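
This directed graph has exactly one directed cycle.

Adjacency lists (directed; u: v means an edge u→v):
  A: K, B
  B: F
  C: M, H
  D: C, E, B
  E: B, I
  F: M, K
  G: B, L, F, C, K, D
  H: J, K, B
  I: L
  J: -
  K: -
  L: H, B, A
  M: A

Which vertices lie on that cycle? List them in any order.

DFS with gray/black marking from F:
F gray
  M gray
    A gray
      K gray
      K black
      B gray
        B→F: F is gray → back edge
Back edge closes the cycle F → M → A → B → F; its vertices are {A, B, F, M}.

A, B, F, M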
_ _ _ _
Each entry in the listing is to be output exactly as given.

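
This directed graph has exactly one directed cycle.

Adjacency lists (directed; u: v means an edge u→v):
  A: K, B
  B: F
  C: M, H
  D: C, E, B
  E: B, I
  F: M, K
  G: B, L, F, C, K, D
  H: J, K, B
  I: L
  J: -
  K: -
  L: H, B, A
  M: A

Which vertices lie on that cycle? List them in any order.

DFS with gray/black marking from F:
F gray
  M gray
    A gray
      K gray
      K black
      B gray
        B→F: F is gray → back edge
Back edge closes the cycle F → M → A → B → F; its vertices are {A, B, F, M}.

A, B, F, M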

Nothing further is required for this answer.